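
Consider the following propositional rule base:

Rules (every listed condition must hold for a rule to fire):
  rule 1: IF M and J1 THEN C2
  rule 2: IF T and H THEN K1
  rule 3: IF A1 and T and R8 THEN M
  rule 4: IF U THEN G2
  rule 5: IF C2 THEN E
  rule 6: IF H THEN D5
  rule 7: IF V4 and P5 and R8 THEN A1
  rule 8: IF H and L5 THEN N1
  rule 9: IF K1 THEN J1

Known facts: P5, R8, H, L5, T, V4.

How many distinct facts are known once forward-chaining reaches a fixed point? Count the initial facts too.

14

[1] rule 2 [IF T and H THEN K1]; rule 6 [IF H THEN D5]; rule 7 [IF V4 and P5 and R8 THEN A1]; rule 8 [IF H and L5 THEN N1]. ⇒ new: K1, D5, A1, N1.
[2] rule 3 [IF A1 and T and R8 THEN M]; rule 9 [IF K1 THEN J1]. ⇒ new: M, J1.
[3] rule 1 [IF M and J1 THEN C2]. ⇒ new: C2.
[4] rule 5 [IF C2 THEN E]. ⇒ new: E.
Closure: {A1, C2, D5, E, H, J1, K1, L5, M, N1, P5, R8, T, V4} — 14 facts.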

++++++++

* _Task to complete_
Line by line, the data should be returned exactly as written.

* _Expected answer_
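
Consider the following propositional rule base:

Rules (every listed condition must hold for a rule to fire):
  rule 1: IF M and J1 THEN C2
  rule 2: IF T and H THEN K1
  rule 3: IF A1 and T and R8 THEN M
  rule 4: IF U THEN G2
  rule 5: IF C2 THEN E
  rule 6: IF H THEN D5
  rule 7: IF V4 and P5 and R8 THEN A1
  rule 8: IF H and L5 THEN N1
  rule 9: IF K1 THEN J1

Known facts: P5, R8, H, L5, T, V4.

How many distinct facts are known once forward-chaining reaches a fixed point? Count the initial facts too.

14

[1] rule 2 [IF T and H THEN K1]; rule 6 [IF H THEN D5]; rule 7 [IF V4 and P5 and R8 THEN A1]; rule 8 [IF H and L5 THEN N1]. ⇒ new: K1, D5, A1, N1.
[2] rule 3 [IF A1 and T and R8 THEN M]; rule 9 [IF K1 THEN J1]. ⇒ new: M, J1.
[3] rule 1 [IF M and J1 THEN C2]. ⇒ new: C2.
[4] rule 5 [IF C2 THEN E]. ⇒ new: E.
Closure: {A1, C2, D5, E, H, J1, K1, L5, M, N1, P5, R8, T, V4} — 14 facts.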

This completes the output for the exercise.